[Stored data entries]
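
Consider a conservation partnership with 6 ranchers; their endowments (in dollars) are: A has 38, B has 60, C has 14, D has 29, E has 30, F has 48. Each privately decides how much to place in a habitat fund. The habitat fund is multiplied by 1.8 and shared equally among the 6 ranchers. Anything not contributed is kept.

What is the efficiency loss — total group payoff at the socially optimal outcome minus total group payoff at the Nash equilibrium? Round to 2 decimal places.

175.20 dollars

The private return per contributed unit is 1.8/6 = 0.3000 < 1 for every player regardless of endowment, so the Nash equilibrium is zero contribution and the group total is Σ E_j = 38 + 60 + 14 + 29 + 30 + 48 = 219.
Each contributed unit returns 1.800 to the group, so the social optimum is full contribution by everyone: group total = 1.800 × 219 = 394.20.
Efficiency loss = (1.800 − 1) × 219 = 175.20.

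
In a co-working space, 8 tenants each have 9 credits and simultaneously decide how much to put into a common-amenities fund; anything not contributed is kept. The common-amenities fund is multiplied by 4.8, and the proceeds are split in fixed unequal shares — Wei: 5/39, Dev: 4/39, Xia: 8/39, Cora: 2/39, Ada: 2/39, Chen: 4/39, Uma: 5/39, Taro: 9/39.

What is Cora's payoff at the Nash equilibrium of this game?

For player j, contributing a unit is worthwhile iff 4.8 × (j's share) ≥ 1, i.e. iff j's share is at least 0.2083.
The only share above 0.2083 is Taro's 9/39, contributing 9; the remaining 7 contribute 0. Total contributed: 9.
Cora keeps 9 and receives 4.8 × 9 × 2/39 = 2.22 from the common-amenities fund, for a payoff of 11.22.

11.22 credits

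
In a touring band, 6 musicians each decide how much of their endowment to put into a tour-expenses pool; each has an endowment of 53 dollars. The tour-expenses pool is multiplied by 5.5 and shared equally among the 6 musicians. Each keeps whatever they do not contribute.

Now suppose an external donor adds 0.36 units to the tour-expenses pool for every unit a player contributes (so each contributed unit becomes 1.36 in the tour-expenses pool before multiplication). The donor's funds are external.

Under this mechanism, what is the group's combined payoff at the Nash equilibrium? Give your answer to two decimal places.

Under the mechanism each unit contributed yields 5.5 × 1.36 / 6 = 1.2467 back to its contributor per unit of net cost, which exceeds 1, making full contribution the dominant choice for everyone.
So the Nash equilibrium is full contribution by all 6; the group earns 5.5 × 1.36 × 318 = 2378.64.

2378.64 dollars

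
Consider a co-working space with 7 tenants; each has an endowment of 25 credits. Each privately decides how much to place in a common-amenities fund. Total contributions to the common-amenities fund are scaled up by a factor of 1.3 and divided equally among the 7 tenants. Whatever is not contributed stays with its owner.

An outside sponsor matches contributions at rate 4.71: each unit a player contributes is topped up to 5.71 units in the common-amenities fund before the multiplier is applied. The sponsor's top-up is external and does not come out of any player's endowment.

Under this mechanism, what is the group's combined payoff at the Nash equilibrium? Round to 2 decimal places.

1299.03 credits

With the mechanism, a contributed unit returns 1.3 × 5.71 / 7 = 1.0604 per unit of net cost to the contributor — now above 1 — so contributing fully is weakly dominant for every player.
So the Nash equilibrium is full contribution by all 7; the group earns 1.3 × 5.71 × 175 = 1299.03.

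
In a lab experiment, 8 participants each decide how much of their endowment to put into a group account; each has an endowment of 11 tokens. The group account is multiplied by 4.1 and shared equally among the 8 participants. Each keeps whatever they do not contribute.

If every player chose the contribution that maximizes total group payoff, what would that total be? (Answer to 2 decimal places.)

360.80 tokens

Each contributed unit returns 4.100 to the group as a whole (0.5125 to each of 8 players), which exceeds 1, so the social optimum is full contribution: group total = 4.100 × 88 = 360.80.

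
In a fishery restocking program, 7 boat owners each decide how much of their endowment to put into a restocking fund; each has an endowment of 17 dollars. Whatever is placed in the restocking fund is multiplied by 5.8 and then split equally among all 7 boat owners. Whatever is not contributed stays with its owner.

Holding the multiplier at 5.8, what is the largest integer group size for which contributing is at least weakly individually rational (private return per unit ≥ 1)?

Private return per unit is 5.8/(group size), which is ≥ 1 whenever the group size is ≤ 5.8.
The largest such integer is 5.

5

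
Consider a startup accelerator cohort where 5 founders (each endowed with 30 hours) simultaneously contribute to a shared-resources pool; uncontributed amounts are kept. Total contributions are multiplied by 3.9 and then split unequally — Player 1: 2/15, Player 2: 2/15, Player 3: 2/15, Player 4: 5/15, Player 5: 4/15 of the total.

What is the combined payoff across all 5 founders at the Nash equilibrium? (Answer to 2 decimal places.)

Each unit j contributes comes back to j as 3.9 × (j's share), so j prefers to contribute only if that share exceeds 1/3.9 = 0.2564; otherwise keeping the unit dominates.
Player 4 and Player 5 are above the threshold, contributing 30 each; the remaining 3 contribute 0. Total contributed: 60.
The shared-resources pool pays out 3.9 × 60 = 234.00 in total (split across the unequal shares, but the aggregate is all that matters for the group sum).
The 3 free-riders keep 30 each, adding 90. Group total = 90 + 234.00 = 324.00.

324.00 hours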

### EXERCISE INSTRUCTIONS
Retype the records above in full, exactly.

### WRITTEN ANSWER
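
Consider a conservation partnership with 6 ranchers; their endowments (in dollars) are: A has 38, B has 60, C has 14, D has 29, E has 30, F has 48. Each privately decides how much to place in a habitat fund. The habitat fund is multiplied by 1.8 and shared equally among the 6 ranchers. Anything not contributed is kept.

What is the efficiency loss — total group payoff at the socially optimal outcome minus total group payoff at the Nash equilibrium? Round to 2 decimal places.

175.20 dollars

The private return per contributed unit is 1.8/6 = 0.3000 < 1 for every player regardless of endowment, so the Nash equilibrium is zero contribution and the group total is Σ E_j = 38 + 60 + 14 + 29 + 30 + 48 = 219.
Each contributed unit returns 1.800 to the group, so the social optimum is full contribution by everyone: group total = 1.800 × 219 = 394.20.
Efficiency loss = (1.800 − 1) × 219 = 175.20.

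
In a co-working space, 8 tenants each have 9 credits and simultaneously decide how much to put into a common-amenities fund; anything not contributed is kept. The common-amenities fund is multiplied by 4.8, and the proceeds are split in fixed unequal shares — Wei: 5/39, Dev: 4/39, Xia: 8/39, Cora: 2/39, Ada: 2/39, Chen: 4/39, Uma: 5/39, Taro: 9/39.

What is Cora's payoff at the Nash equilibrium of this game?

For player j, contributing a unit is worthwhile iff 4.8 × (j's share) ≥ 1, i.e. iff j's share is at least 0.2083.
The only share above 0.2083 is Taro's 9/39, contributing 9; the remaining 7 contribute 0. Total contributed: 9.
Cora keeps 9 and receives 4.8 × 9 × 2/39 = 2.22 from the common-amenities fund, for a payoff of 11.22.

11.22 credits

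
In a touring band, 6 musicians each decide how much of their endowment to put into a tour-expenses pool; each has an endowment of 53 dollars. The tour-expenses pool is multiplied by 5.5 and shared equally among the 6 musicians. Each keeps whatever they do not contribute.

Now suppose an external donor adds 0.36 units to the tour-expenses pool for every unit a player contributes (so each contributed unit becomes 1.36 in the tour-expenses pool before multiplication). The donor's funds are external.

Under this mechanism, what is the group's combined payoff at the Nash equilibrium? Give your answer to two decimal places.

Under the mechanism each unit contributed yields 5.5 × 1.36 / 6 = 1.2467 back to its contributor per unit of net cost, which exceeds 1, making full contribution the dominant choice for everyone.
So the Nash equilibrium is full contribution by all 6; the group earns 5.5 × 1.36 × 318 = 2378.64.

2378.64 dollars

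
Consider a co-working space with 7 tenants; each has an endowment of 25 credits. Each privately decides how much to place in a common-amenities fund. Total contributions to the common-amenities fund are scaled up by a factor of 1.3 and divided equally among the 7 tenants. Whatever is not contributed stays with its owner.

An outside sponsor matches contributions at rate 4.71: each unit a player contributes is topped up to 5.71 units in the common-amenities fund before the multiplier is applied. The sponsor's top-up is external and does not come out of any player's endowment.

Under this mechanism, what is the group's combined payoff at the Nash equilibrium? Round to 2 decimal places.

1299.03 credits

With the mechanism, a contributed unit returns 1.3 × 5.71 / 7 = 1.0604 per unit of net cost to the contributor — now above 1 — so contributing fully is weakly dominant for every player.
So the Nash equilibrium is full contribution by all 7; the group earns 1.3 × 5.71 × 175 = 1299.03.

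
In a lab experiment, 8 participants each decide how much of their endowment to put into a group account; each has an endowment of 11 tokens. The group account is multiplied by 4.1 and shared equally among the 8 participants. Each keeps whatever they do not contribute.

If every player chose the contribution that maximizes total group payoff, what would that total be? (Answer to 2 decimal places.)

360.80 tokens

Each contributed unit returns 4.100 to the group as a whole (0.5125 to each of 8 players), which exceeds 1, so the social optimum is full contribution: group total = 4.100 × 88 = 360.80.

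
In a fishery restocking program, 7 boat owners each decide how much of their endowment to put into a restocking fund; each has an endowment of 17 dollars. Whatever is placed in the restocking fund is multiplied by 5.8 and then split equally among all 7 boat owners. Whatever is not contributed stays with its owner.

Holding the multiplier at 5.8, what is the largest integer group size for which contributing is at least weakly individually rational (private return per unit ≥ 1)?

Private return per unit is 5.8/(group size), which is ≥ 1 whenever the group size is ≤ 5.8.
The largest such integer is 5.

5

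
Consider a startup accelerator cohort where 5 founders (each endowed with 30 hours) simultaneously contribute to a shared-resources pool; uncontributed amounts are kept. Total contributions are multiplied by 3.9 and then split unequally — Player 1: 2/15, Player 2: 2/15, Player 3: 2/15, Player 4: 5/15, Player 5: 4/15 of the total.

What is the combined payoff across all 5 founders at the Nash equilibrium? (Answer to 2 decimal places.)

Each unit j contributes comes back to j as 3.9 × (j's share), so j prefers to contribute only if that share exceeds 1/3.9 = 0.2564; otherwise keeping the unit dominates.
Player 4 and Player 5 are above the threshold, contributing 30 each; the remaining 3 contribute 0. Total contributed: 60.
The shared-resources pool pays out 3.9 × 60 = 234.00 in total (split across the unequal shares, but the aggregate is all that matters for the group sum).
The 3 free-riders keep 30 each, adding 90. Group total = 90 + 234.00 = 324.00.

324.00 hours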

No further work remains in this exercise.